++++ Records for the exercise

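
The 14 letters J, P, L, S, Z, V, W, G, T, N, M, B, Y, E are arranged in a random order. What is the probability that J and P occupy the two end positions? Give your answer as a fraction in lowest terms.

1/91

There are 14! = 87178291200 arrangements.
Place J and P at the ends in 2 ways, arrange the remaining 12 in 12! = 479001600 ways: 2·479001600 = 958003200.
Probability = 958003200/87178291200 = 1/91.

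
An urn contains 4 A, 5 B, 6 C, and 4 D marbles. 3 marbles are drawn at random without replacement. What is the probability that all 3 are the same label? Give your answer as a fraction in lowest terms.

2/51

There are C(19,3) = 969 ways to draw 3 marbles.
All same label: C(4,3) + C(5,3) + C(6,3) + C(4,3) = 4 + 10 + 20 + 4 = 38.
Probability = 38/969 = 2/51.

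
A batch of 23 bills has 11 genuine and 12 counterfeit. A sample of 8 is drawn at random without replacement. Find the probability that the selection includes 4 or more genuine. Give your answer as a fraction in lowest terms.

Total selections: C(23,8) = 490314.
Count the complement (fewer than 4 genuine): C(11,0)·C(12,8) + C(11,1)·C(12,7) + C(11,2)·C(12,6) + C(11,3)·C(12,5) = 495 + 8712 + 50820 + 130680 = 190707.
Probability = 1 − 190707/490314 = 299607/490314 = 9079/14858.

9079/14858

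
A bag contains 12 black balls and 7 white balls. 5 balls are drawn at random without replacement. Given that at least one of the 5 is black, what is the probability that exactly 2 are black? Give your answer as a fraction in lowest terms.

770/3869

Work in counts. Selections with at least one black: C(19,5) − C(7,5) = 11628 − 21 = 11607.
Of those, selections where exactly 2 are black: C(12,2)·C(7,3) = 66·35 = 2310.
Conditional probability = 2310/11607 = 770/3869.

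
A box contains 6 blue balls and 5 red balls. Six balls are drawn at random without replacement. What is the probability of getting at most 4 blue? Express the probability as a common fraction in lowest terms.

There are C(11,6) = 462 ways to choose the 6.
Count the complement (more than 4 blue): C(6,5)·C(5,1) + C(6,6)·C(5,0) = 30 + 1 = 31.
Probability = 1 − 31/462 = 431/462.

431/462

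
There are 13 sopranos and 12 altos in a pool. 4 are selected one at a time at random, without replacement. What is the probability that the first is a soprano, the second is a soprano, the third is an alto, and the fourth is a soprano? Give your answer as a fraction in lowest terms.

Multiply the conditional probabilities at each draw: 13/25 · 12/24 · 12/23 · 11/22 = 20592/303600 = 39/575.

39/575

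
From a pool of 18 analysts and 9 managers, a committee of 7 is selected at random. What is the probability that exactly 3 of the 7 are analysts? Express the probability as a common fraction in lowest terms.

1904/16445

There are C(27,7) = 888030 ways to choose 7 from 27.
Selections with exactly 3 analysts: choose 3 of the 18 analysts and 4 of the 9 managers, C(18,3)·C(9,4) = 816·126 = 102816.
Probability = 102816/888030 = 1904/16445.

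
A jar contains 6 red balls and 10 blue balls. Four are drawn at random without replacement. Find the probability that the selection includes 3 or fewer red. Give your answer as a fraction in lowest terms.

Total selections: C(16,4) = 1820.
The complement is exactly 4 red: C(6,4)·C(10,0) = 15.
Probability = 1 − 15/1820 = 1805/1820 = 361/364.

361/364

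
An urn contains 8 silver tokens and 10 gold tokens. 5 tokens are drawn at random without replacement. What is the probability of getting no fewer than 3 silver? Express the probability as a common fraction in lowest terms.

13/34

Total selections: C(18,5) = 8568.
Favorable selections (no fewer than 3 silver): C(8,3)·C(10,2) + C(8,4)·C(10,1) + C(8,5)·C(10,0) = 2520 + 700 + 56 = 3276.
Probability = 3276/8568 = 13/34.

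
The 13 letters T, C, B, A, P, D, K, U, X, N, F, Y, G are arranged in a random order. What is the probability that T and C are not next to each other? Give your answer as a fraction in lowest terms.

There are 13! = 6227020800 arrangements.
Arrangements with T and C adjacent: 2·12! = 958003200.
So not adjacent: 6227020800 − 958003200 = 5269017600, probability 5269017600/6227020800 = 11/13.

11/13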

++++++++

Exercise goal:
Every line of the data is to be printed again exactly.

Written solution:
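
The 14 letters J, P, L, S, Z, V, W, G, T, N, M, B, Y, E are arranged in a random order. What is the probability that J and P occupy the two end positions? Give your answer as a fraction in lowest terms.

1/91

There are 14! = 87178291200 arrangements.
Place J and P at the ends in 2 ways, arrange the remaining 12 in 12! = 479001600 ways: 2·479001600 = 958003200.
Probability = 958003200/87178291200 = 1/91.

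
An urn contains 4 A, 5 B, 6 C, and 4 D marbles. 3 marbles are drawn at random without replacement. What is the probability that all 3 are the same label? Give your answer as a fraction in lowest terms.

2/51

There are C(19,3) = 969 ways to draw 3 marbles.
All same label: C(4,3) + C(5,3) + C(6,3) + C(4,3) = 4 + 10 + 20 + 4 = 38.
Probability = 38/969 = 2/51.

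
A batch of 23 bills has 11 genuine and 12 counterfeit. A sample of 8 is drawn at random without replacement. Find the probability that the selection includes 4 or more genuine. Give your answer as a fraction in lowest terms.

Total selections: C(23,8) = 490314.
Count the complement (fewer than 4 genuine): C(11,0)·C(12,8) + C(11,1)·C(12,7) + C(11,2)·C(12,6) + C(11,3)·C(12,5) = 495 + 8712 + 50820 + 130680 = 190707.
Probability = 1 − 190707/490314 = 299607/490314 = 9079/14858.

9079/14858

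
A bag contains 12 black balls and 7 white balls. 5 balls are drawn at random without replacement. Given that at least one of the 5 is black, what is the probability that exactly 2 are black? Give your answer as a fraction in lowest terms.

770/3869

Work in counts. Selections with at least one black: C(19,5) − C(7,5) = 11628 − 21 = 11607.
Of those, selections where exactly 2 are black: C(12,2)·C(7,3) = 66·35 = 2310.
Conditional probability = 2310/11607 = 770/3869.

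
A box contains 6 blue balls and 5 red balls. Six balls are drawn at random without replacement. What is the probability of getting at most 4 blue? Express the probability as a common fraction in lowest terms.

There are C(11,6) = 462 ways to choose the 6.
Count the complement (more than 4 blue): C(6,5)·C(5,1) + C(6,6)·C(5,0) = 30 + 1 = 31.
Probability = 1 − 31/462 = 431/462.

431/462

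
There are 13 sopranos and 12 altos in a pool. 4 are selected one at a time at random, without replacement. What is the probability that the first is a soprano, the second is a soprano, the third is an alto, and the fourth is a soprano? Give your answer as a fraction in lowest terms.

Multiply the conditional probabilities at each draw: 13/25 · 12/24 · 12/23 · 11/22 = 20592/303600 = 39/575.

39/575

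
From a pool of 18 analysts and 9 managers, a committee of 7 is selected at random. What is the probability that exactly 3 of the 7 are analysts? Express the probability as a common fraction in lowest terms.

1904/16445

There are C(27,7) = 888030 ways to choose 7 from 27.
Selections with exactly 3 analysts: choose 3 of the 18 analysts and 4 of the 9 managers, C(18,3)·C(9,4) = 816·126 = 102816.
Probability = 102816/888030 = 1904/16445.

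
A jar contains 6 red balls and 10 blue balls. Four are drawn at random without replacement. Find the probability that the selection includes 3 or fewer red. Give your answer as a fraction in lowest terms.

Total selections: C(16,4) = 1820.
The complement is exactly 4 red: C(6,4)·C(10,0) = 15.
Probability = 1 − 15/1820 = 1805/1820 = 361/364.

361/364

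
An urn contains 8 silver tokens and 10 gold tokens. 5 tokens are drawn at random without replacement. What is the probability of getting no fewer than 3 silver? Express the probability as a common fraction in lowest terms.

13/34

Total selections: C(18,5) = 8568.
Favorable selections (no fewer than 3 silver): C(8,3)·C(10,2) + C(8,4)·C(10,1) + C(8,5)·C(10,0) = 2520 + 700 + 56 = 3276.
Probability = 3276/8568 = 13/34.

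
The 13 letters T, C, B, A, P, D, K, U, X, N, F, Y, G are arranged in a random order. What is the probability that T and C are not next to each other? Give your answer as a fraction in lowest terms.

There are 13! = 6227020800 arrangements.
Arrangements with T and C adjacent: 2·12! = 958003200.
So not adjacent: 6227020800 − 958003200 = 5269017600, probability 5269017600/6227020800 = 11/13.

11/13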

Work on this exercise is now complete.